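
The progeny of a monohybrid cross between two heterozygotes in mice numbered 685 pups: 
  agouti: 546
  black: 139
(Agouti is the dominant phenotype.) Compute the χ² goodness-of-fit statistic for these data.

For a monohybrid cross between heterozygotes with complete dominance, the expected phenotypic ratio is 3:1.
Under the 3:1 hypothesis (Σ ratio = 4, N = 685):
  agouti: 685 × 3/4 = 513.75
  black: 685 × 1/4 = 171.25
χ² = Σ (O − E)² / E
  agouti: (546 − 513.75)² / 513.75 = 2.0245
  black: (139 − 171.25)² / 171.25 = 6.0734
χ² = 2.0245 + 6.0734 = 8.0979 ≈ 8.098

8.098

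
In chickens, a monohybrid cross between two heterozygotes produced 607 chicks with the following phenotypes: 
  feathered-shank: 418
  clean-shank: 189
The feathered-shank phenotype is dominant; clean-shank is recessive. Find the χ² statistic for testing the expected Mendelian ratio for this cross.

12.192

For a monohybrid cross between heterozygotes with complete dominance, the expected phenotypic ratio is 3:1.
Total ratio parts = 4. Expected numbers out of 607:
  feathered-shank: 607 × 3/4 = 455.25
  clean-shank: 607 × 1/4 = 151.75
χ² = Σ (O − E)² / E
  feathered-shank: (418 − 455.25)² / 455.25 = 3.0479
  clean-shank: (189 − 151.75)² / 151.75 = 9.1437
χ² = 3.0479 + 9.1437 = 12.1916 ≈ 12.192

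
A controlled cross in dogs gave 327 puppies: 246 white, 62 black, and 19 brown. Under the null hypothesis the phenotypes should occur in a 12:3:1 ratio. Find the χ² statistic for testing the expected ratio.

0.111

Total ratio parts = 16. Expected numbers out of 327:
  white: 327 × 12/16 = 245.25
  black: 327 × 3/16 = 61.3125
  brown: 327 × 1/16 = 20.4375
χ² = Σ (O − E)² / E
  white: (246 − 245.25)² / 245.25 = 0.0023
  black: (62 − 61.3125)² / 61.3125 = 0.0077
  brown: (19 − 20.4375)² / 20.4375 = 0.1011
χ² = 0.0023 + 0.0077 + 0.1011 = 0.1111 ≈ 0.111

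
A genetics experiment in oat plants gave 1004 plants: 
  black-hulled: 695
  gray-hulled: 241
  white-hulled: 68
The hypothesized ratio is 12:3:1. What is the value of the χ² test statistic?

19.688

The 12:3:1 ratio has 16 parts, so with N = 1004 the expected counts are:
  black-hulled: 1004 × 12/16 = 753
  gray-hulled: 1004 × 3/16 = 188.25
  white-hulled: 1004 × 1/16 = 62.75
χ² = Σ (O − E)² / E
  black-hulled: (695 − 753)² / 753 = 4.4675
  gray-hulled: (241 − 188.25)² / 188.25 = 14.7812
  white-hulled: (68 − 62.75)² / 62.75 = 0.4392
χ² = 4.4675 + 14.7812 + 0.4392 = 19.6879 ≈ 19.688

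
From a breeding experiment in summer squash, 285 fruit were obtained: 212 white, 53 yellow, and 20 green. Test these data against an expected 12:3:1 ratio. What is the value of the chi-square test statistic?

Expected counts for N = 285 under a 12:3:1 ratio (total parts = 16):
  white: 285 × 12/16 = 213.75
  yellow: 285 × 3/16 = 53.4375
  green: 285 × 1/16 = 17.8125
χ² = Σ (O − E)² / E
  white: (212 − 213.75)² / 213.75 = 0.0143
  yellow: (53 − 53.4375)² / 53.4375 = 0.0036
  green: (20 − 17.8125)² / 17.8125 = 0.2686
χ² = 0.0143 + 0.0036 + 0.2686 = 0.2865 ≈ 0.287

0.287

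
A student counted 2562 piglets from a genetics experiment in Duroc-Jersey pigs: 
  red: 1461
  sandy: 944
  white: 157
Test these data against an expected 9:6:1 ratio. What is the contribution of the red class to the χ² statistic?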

● ● ● ● ● ● ●

#### [Exercise brief]
For each line above that holds the string "genetics", provide a copy of that line.

#### [Task response]
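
A genetics experiment in oat plants gave 1004 plants: 
A student counted 2562 piglets from a genetics experiment in Duroc-Jersey pigs: 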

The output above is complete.